Stored data
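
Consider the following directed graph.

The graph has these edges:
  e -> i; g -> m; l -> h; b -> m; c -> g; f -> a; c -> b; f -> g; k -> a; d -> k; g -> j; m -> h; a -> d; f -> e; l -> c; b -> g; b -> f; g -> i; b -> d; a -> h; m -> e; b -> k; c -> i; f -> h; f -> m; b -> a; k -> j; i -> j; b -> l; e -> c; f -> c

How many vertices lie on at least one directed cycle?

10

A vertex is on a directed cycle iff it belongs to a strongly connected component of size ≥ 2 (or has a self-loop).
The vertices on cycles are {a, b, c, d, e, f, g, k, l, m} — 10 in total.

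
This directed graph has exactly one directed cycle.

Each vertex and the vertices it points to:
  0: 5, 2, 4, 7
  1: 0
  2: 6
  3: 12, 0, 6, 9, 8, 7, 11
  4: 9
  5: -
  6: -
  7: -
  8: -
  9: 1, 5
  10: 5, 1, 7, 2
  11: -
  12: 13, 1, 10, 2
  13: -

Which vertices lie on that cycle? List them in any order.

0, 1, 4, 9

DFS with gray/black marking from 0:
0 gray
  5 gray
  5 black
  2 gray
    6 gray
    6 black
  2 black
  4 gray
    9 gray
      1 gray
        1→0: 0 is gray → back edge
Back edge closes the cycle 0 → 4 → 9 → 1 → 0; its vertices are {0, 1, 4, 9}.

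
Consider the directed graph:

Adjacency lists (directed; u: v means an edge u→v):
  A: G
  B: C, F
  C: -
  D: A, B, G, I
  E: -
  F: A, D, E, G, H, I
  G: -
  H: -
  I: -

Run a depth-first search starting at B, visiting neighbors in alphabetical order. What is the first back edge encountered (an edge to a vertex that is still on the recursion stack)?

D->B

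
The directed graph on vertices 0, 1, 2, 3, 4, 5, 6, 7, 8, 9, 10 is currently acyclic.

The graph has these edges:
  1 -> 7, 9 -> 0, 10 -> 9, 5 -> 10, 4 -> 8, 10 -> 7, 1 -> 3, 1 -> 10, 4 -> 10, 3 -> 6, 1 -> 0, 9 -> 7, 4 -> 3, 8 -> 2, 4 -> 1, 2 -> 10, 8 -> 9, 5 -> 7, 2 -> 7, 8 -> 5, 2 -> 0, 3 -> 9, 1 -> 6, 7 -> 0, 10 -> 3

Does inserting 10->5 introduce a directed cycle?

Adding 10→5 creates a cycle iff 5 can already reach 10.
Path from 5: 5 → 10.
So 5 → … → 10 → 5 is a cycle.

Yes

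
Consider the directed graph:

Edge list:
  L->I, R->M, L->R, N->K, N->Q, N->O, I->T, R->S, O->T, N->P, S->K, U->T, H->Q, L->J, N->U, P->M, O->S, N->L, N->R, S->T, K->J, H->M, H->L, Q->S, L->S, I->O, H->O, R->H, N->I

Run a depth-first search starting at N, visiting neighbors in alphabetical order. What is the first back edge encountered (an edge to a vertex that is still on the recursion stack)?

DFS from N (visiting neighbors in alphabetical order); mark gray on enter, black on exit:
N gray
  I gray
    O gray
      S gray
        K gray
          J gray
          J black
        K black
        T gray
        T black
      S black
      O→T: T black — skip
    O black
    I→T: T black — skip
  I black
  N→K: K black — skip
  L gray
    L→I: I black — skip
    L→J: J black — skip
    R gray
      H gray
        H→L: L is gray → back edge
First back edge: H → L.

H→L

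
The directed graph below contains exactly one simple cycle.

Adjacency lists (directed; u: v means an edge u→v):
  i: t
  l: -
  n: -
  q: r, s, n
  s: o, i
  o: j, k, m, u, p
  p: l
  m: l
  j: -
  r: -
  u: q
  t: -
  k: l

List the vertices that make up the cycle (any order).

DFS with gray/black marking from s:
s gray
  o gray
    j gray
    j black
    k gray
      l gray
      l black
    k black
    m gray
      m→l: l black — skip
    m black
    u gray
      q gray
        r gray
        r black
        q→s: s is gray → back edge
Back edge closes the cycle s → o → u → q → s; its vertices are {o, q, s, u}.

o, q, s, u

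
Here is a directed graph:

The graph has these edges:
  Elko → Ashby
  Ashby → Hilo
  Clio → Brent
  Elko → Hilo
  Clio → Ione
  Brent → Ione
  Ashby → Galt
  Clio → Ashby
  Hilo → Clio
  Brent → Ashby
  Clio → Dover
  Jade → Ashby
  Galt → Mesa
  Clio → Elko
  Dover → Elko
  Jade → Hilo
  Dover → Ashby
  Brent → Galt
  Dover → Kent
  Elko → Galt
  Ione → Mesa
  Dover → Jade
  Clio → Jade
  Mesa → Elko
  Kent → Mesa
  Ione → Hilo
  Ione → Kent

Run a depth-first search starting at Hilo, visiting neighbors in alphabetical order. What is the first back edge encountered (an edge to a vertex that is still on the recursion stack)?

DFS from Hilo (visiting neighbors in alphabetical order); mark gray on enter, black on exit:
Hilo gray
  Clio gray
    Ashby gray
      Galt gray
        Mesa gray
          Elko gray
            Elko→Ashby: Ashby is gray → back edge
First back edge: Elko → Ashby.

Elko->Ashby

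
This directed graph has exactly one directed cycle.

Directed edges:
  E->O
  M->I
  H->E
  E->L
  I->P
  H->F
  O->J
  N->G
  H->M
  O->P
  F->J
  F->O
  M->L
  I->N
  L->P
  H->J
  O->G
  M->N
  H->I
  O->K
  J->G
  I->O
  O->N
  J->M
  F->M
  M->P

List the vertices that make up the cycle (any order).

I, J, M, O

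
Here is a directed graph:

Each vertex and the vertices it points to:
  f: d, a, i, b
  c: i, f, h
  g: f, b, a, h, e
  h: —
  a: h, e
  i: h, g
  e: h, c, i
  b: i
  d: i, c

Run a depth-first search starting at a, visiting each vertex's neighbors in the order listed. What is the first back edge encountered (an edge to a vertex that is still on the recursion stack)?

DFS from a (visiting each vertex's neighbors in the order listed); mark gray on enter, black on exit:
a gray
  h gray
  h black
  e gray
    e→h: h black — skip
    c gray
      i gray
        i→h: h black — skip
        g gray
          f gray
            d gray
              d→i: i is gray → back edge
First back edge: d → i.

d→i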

---

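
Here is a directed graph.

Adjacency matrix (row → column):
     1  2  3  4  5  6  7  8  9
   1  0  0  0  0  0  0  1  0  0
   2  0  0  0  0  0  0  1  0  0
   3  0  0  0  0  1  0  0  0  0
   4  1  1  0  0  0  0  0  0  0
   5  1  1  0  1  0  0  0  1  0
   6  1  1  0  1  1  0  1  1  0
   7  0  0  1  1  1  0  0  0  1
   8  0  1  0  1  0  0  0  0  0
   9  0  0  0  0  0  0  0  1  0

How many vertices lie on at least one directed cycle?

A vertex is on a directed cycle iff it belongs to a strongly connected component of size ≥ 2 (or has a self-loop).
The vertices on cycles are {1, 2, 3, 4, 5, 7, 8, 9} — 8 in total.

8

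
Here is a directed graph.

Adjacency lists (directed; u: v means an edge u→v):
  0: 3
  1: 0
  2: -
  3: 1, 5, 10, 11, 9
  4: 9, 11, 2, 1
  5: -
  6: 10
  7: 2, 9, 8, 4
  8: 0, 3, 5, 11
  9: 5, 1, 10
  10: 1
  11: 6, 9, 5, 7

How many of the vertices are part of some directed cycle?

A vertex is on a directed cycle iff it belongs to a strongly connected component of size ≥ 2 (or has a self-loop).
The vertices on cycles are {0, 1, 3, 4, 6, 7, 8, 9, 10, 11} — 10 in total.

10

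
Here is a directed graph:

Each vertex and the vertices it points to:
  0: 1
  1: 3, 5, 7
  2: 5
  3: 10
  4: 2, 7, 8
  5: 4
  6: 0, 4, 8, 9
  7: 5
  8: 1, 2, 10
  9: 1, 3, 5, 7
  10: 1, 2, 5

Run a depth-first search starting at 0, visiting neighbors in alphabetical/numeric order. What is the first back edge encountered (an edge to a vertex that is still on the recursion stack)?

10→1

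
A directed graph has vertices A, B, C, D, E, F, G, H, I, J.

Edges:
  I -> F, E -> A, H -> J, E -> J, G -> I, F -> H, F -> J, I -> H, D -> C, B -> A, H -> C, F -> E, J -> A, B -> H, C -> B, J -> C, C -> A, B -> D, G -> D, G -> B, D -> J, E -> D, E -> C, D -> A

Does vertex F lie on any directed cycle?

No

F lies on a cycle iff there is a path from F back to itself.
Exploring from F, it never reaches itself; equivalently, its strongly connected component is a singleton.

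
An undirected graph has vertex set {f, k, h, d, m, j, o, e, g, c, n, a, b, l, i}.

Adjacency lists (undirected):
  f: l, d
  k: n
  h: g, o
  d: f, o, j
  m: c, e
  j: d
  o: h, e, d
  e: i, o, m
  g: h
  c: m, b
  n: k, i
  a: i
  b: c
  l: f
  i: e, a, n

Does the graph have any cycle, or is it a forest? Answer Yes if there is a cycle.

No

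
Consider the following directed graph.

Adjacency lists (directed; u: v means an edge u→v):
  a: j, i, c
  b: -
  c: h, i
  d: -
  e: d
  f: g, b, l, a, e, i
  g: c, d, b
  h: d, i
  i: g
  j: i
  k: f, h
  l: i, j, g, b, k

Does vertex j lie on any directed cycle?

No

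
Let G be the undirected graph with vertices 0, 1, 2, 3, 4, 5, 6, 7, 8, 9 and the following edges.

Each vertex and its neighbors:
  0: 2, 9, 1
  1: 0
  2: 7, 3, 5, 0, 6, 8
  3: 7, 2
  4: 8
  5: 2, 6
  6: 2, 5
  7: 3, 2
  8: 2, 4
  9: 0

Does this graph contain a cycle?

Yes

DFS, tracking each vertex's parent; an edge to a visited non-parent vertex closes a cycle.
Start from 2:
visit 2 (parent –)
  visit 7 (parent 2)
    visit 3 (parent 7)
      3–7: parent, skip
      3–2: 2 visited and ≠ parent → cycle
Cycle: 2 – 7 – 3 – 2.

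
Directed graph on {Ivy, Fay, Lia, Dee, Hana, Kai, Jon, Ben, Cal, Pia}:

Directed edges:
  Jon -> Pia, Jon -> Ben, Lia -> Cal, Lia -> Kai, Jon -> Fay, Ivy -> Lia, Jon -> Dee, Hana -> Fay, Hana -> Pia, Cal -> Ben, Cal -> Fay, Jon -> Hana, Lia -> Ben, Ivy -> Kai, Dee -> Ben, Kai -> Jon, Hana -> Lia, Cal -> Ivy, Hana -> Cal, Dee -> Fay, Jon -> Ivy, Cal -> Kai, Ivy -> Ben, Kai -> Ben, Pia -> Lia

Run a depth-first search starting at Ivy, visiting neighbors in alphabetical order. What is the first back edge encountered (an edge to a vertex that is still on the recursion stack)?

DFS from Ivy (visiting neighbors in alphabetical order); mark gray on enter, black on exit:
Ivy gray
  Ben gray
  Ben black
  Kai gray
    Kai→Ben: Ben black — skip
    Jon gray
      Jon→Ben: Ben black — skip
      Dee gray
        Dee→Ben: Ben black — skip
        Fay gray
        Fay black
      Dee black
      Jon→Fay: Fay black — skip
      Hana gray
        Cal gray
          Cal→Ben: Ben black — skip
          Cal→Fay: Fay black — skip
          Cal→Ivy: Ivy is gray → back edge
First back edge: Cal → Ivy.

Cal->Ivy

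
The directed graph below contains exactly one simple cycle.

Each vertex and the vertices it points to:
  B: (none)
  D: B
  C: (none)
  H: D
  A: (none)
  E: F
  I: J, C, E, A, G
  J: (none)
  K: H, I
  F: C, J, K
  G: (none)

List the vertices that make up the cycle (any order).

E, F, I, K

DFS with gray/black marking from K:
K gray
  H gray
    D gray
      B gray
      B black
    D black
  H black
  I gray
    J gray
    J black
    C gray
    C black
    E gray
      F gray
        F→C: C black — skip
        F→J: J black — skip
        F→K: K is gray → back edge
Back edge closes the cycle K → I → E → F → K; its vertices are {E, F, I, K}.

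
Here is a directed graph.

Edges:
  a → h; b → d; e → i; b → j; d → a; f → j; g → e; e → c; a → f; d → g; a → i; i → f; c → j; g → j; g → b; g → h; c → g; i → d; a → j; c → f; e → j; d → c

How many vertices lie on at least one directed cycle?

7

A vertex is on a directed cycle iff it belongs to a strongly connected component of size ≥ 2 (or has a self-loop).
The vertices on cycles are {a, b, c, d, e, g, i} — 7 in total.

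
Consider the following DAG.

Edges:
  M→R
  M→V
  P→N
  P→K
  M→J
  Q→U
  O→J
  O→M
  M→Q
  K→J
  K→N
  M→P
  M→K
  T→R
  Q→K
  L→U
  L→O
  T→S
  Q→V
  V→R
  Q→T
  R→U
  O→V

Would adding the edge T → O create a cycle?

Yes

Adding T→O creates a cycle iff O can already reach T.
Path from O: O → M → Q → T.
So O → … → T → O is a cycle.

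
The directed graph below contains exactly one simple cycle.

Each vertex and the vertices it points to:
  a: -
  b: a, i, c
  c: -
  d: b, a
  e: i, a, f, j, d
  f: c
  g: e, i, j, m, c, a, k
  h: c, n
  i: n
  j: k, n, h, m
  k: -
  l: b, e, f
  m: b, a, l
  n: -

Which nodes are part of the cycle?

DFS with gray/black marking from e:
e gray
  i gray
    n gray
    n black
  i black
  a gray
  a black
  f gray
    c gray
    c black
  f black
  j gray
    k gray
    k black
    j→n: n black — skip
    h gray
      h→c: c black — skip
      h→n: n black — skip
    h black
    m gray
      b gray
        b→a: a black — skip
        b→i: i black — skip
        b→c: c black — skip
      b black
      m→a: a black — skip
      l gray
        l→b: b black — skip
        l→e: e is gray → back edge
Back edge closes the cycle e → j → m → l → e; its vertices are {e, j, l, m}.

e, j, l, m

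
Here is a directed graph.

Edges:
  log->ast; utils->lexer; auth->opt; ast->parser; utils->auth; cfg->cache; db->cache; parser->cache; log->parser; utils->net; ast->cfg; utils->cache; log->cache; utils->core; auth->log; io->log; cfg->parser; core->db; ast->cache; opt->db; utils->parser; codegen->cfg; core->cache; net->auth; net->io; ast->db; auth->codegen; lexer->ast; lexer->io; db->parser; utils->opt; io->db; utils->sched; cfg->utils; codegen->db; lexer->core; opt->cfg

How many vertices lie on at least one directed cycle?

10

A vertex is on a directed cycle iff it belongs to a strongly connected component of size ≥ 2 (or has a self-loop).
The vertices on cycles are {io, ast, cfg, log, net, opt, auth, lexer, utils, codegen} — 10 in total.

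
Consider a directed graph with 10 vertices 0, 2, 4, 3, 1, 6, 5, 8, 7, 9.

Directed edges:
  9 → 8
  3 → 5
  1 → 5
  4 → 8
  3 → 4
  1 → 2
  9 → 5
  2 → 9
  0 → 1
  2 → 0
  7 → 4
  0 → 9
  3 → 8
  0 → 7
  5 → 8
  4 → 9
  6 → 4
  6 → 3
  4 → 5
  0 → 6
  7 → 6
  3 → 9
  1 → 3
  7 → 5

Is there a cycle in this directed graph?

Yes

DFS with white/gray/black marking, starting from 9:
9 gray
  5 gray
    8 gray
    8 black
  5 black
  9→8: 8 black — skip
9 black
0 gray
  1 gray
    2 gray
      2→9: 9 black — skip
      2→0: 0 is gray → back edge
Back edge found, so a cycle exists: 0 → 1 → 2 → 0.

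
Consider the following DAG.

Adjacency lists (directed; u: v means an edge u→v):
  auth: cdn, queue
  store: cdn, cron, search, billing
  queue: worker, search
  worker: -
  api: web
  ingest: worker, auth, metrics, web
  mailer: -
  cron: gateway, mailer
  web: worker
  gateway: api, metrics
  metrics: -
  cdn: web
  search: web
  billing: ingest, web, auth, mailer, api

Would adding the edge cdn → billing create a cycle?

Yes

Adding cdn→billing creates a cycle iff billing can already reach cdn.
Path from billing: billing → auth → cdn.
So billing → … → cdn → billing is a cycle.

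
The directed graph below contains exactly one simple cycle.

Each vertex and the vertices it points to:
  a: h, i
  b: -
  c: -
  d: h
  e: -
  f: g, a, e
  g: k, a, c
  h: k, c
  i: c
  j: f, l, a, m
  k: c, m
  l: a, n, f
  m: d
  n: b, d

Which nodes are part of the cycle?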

==

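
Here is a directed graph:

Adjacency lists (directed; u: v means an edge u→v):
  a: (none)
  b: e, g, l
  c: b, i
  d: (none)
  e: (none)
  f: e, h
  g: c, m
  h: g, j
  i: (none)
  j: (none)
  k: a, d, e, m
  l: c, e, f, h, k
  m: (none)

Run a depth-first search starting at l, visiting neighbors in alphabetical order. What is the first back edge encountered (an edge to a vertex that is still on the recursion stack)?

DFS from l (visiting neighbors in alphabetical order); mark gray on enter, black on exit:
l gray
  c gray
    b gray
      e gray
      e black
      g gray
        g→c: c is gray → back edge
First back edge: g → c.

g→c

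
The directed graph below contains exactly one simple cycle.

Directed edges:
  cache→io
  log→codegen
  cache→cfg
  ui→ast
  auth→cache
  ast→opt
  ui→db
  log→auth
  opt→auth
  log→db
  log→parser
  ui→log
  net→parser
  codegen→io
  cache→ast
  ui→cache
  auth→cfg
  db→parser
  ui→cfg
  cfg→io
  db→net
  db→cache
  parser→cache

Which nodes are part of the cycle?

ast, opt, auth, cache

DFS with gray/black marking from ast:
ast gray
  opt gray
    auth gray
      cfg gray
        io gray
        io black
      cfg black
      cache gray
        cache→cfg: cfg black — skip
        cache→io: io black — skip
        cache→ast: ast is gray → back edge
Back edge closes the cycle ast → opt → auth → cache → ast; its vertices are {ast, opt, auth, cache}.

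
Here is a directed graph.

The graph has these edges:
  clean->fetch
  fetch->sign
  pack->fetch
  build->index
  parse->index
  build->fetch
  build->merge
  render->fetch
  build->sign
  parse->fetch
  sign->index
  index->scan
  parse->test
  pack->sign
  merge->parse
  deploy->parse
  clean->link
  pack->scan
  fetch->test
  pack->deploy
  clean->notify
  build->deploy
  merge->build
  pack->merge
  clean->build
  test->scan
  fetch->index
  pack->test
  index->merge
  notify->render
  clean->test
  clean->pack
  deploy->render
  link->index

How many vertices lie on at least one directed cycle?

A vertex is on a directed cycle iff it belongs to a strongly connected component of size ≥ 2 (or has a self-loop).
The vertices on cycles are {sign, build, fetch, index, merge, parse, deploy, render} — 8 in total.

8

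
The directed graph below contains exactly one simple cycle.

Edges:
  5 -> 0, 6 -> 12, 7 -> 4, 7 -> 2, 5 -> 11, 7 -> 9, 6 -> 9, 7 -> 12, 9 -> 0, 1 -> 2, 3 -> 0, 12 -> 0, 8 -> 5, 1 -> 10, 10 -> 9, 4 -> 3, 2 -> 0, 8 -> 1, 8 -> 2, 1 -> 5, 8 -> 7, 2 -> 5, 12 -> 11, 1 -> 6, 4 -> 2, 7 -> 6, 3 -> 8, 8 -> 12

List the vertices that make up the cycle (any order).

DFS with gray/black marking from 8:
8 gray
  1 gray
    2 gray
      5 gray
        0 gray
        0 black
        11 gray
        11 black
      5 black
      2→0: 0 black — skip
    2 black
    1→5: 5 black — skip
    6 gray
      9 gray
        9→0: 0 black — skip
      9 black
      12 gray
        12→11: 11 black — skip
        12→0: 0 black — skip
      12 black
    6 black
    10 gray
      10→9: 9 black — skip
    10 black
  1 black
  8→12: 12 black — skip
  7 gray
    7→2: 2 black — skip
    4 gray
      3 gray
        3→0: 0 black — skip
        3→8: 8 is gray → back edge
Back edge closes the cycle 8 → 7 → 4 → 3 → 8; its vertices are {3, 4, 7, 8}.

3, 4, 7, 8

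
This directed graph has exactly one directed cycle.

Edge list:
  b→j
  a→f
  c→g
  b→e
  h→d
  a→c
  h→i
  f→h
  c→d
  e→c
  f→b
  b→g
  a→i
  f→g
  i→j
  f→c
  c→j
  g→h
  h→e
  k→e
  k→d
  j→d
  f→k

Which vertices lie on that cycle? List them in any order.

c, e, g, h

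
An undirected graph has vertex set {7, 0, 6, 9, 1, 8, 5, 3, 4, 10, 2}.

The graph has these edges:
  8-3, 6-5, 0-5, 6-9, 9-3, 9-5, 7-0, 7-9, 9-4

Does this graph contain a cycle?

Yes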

> DIRECTIONS FOR THIS TASK
Note down each line above where the word "parser" occurs.

> SOLUTION TO THE PROBLEM
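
  log->ast; utils->lexer; auth->opt; ast->parser; utils->auth; cfg->cache; db->cache; parser->cache; log->parser; utils->net; ast->cfg; utils->cache; log->cache; utils->core; auth->log; io->log; cfg->parser; core->db; ast->cache; opt->db; utils->parser; codegen->cfg; core->cache; net->auth; net->io; ast->db; auth->codegen; lexer->ast; lexer->io; db->parser; utils->opt; io->db; utils->sched; cfg->utils; codegen->db; lexer->core; opt->cfg
  log→parser
  net→parser
  db→parser
  parser→cache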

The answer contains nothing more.